*Instructions to follow*. Write out, exactly as they appear, only the lines running from the line with "u1 = [[0, -2], [0, 1]]" to the final line of the listing; include both.

*Supplied material*.
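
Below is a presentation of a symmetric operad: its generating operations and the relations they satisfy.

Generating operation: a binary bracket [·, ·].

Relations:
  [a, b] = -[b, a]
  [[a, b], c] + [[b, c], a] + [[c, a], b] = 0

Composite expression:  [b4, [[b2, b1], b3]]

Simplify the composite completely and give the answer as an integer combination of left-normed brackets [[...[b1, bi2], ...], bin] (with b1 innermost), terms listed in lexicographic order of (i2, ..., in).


[[[b1, b2], b3], b4]

Skip Jacobi rewriting: expand, keep b1-initial words, read off terms.
Composite bracket: [b4, [[b2, b1], b3]]
Each bracket splits as ab - ba, giving 8 signed words (2^3 = 8).
Words beginning with b1 determine it all:
  b1b2b3b4 (sign +1) contributes +[[[b1, b2], b3], b4]


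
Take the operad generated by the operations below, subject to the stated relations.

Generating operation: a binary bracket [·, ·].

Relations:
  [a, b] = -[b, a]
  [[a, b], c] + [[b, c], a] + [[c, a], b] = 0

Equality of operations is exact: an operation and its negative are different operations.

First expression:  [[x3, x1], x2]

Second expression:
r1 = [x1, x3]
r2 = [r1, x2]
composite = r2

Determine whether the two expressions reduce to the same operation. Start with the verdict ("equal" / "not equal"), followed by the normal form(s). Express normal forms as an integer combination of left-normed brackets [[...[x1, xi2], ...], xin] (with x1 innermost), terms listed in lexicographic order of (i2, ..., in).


not equal: they reduce to -[[x1, x3], x2] and [[x1, x3], x2]


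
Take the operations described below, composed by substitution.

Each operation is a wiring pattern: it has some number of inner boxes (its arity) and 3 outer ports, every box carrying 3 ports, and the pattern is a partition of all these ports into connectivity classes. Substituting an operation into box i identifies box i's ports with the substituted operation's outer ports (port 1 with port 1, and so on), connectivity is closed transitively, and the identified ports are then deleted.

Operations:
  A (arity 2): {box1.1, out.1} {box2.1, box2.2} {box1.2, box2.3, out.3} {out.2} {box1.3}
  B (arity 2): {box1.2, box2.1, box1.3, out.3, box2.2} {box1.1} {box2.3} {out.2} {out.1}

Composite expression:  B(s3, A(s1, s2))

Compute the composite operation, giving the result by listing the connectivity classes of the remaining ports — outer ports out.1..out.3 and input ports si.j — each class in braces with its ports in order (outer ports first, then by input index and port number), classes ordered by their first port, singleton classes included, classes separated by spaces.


{out.1} {out.2} {out.3, s1.1, s3.2, s3.3} {s1.2, s2.3} {s1.3} {s2.1, s2.2} {s3.1}

Reachability decides: close wires over B-identified ports.
stage A: inputs (s1, s2), connectivity {out.1, s1.1} {out.2} {out.3, s1.2, s2.3} {s1.3} {s2.1, s2.2}, out.j its boundary
stage B: inputs (s3, s1, s2), connectivity {out.1} {out.2} {out.3, s1.1, s3.2, s3.3} {s1.2, s2.3} {s1.3} {s2.1, s2.2} {s3.1}, out.j its boundary


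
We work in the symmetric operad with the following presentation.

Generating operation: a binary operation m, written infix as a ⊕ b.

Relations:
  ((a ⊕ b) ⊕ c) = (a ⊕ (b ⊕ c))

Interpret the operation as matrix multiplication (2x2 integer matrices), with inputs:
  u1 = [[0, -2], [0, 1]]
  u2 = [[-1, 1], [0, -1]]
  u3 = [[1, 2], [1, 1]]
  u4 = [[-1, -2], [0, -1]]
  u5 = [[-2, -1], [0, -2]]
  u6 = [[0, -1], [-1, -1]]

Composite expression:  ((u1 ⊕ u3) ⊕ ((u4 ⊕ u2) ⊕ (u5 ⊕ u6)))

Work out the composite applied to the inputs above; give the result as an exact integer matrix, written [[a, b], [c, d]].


(u1 ⊕ u3) = [[-2, -2], [1, 1]]
(u4 ⊕ u2) = [[1, 1], [0, 1]]
(u5 ⊕ u6) = [[1, 3], [2, 2]]
((u4 ⊕ u2) ⊕ (u5 ⊕ u6)) = [[3, 5], [2, 2]]
((u1 ⊕ u3) ⊕ ((u4 ⊕ u2) ⊕ (u5 ⊕ u6))) = [[-10, -14], [5, 7]]

[[-10, -14], [5, 7]]


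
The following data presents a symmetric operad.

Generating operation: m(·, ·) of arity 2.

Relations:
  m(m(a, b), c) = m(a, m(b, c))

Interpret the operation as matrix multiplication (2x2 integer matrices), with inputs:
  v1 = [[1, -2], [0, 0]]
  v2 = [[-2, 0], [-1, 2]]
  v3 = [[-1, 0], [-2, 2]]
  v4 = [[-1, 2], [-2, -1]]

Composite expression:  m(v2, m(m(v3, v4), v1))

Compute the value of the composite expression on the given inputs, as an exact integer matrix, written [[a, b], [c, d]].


[[-2, 4], [-5, 10]]

m(v3, v4) = [[1, -2], [-2, -6]]
m(m(v3, v4), v1) = [[1, -2], [-2, 4]]
m(v2, m(m(v3, v4), v1)) = [[-2, 4], [-5, 10]]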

*Task output*.
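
  u1 = [[0, -2], [0, 1]]
  u2 = [[-1, 1], [0, -1]]
  u3 = [[1, 2], [1, 1]]
  u4 = [[-1, -2], [0, -1]]
  u5 = [[-2, -1], [0, -2]]
  u6 = [[0, -1], [-1, -1]]

Composite expression:  ((u1 ⊕ u3) ⊕ ((u4 ⊕ u2) ⊕ (u5 ⊕ u6)))

Work out the composite applied to the inputs above; give the result as an exact integer matrix, written [[a, b], [c, d]].


(u1 ⊕ u3) = [[-2, -2], [1, 1]]
(u4 ⊕ u2) = [[1, 1], [0, 1]]
(u5 ⊕ u6) = [[1, 3], [2, 2]]
((u4 ⊕ u2) ⊕ (u5 ⊕ u6)) = [[3, 5], [2, 2]]
((u1 ⊕ u3) ⊕ ((u4 ⊕ u2) ⊕ (u5 ⊕ u6))) = [[-10, -14], [5, 7]]

[[-10, -14], [5, 7]]


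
The following data presents a symmetric operad.

Generating operation: m(·, ·) of arity 2.

Relations:
  m(m(a, b), c) = m(a, m(b, c))

Interpret the operation as matrix multiplication (2x2 integer matrices), with inputs:
  v1 = [[1, -2], [0, 0]]
  v2 = [[-2, 0], [-1, 2]]
  v3 = [[-1, 0], [-2, 2]]
  v4 = [[-1, 2], [-2, -1]]

Composite expression:  m(v2, m(m(v3, v4), v1))

Compute the value of the composite expression on the given inputs, as an exact integer matrix, written [[a, b], [c, d]].


[[-2, 4], [-5, 10]]

m(v3, v4) = [[1, -2], [-2, -6]]
m(m(v3, v4), v1) = [[1, -2], [-2, 4]]
m(v2, m(m(v3, v4), v1)) = [[-2, 4], [-5, 10]]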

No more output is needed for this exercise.